ASSIGNMENT
The entries below must be transcribed exactly. Leave nothing out.
----
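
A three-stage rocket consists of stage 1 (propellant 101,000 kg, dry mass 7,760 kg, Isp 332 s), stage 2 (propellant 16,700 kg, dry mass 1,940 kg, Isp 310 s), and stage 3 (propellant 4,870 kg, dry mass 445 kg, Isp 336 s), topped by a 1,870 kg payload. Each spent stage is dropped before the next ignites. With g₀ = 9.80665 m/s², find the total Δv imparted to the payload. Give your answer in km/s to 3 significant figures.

Ignition mass of stage 1 = 101,000+7,760 + 16,700+1,940 + 4,870+445 + 1,870 = 134,585 kg.
Stage 1: m₀ = 134,585 kg, m_f = 134,585 − 101,000 = 33,585 kg; Δv = 332×9.80665×ln(4.007) = 3255.8×1.3881 ≈ 4519 m/s.
Stage 2: m₀ = 25,825 kg, m_f = 25,825 − 16,700 = 9,125 kg; Δv = 310×9.80665×ln(2.83) = 3040.1×1.0403 ≈ 3163 m/s.
Stage 3: m₀ = 7,185 kg, m_f = 7,185 − 4,870 = 2,315 kg; Δv = 336×9.80665×ln(3.104) = 3295.0×1.1326 ≈ 3732 m/s.
Total Δv = 4519 + 3163 + 3732 = 11414 m/s.

Δv ≈ 11.4 km/s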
----
WRITTEN RESPONSE
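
A three-stage rocket consists of stage 1 (propellant 101,000 kg, dry mass 7,760 kg, Isp 332 s), stage 2 (propellant 16,700 kg, dry mass 1,940 kg, Isp 310 s), and stage 3 (propellant 4,870 kg, dry mass 445 kg, Isp 336 s), topped by a 1,870 kg payload. Each spent stage is dropped before the next ignites. With g₀ = 9.80665 m/s², find the total Δv imparted to the payload. Give your answer in km/s to 3 significant figures.

Ignition mass of stage 1 = 101,000+7,760 + 16,700+1,940 + 4,870+445 + 1,870 = 134,585 kg.
Stage 1: m₀ = 134,585 kg, m_f = 134,585 − 101,000 = 33,585 kg; Δv = 332×9.80665×ln(4.007) = 3255.8×1.3881 ≈ 4519 m/s.
Stage 2: m₀ = 25,825 kg, m_f = 25,825 − 16,700 = 9,125 kg; Δv = 310×9.80665×ln(2.83) = 3040.1×1.0403 ≈ 3163 m/s.
Stage 3: m₀ = 7,185 kg, m_f = 7,185 − 4,870 = 2,315 kg; Δv = 336×9.80665×ln(3.104) = 3295.0×1.1326 ≈ 3732 m/s.
Total Δv = 4519 + 3163 + 3732 = 11414 m/s.

Δv ≈ 11.4 km/s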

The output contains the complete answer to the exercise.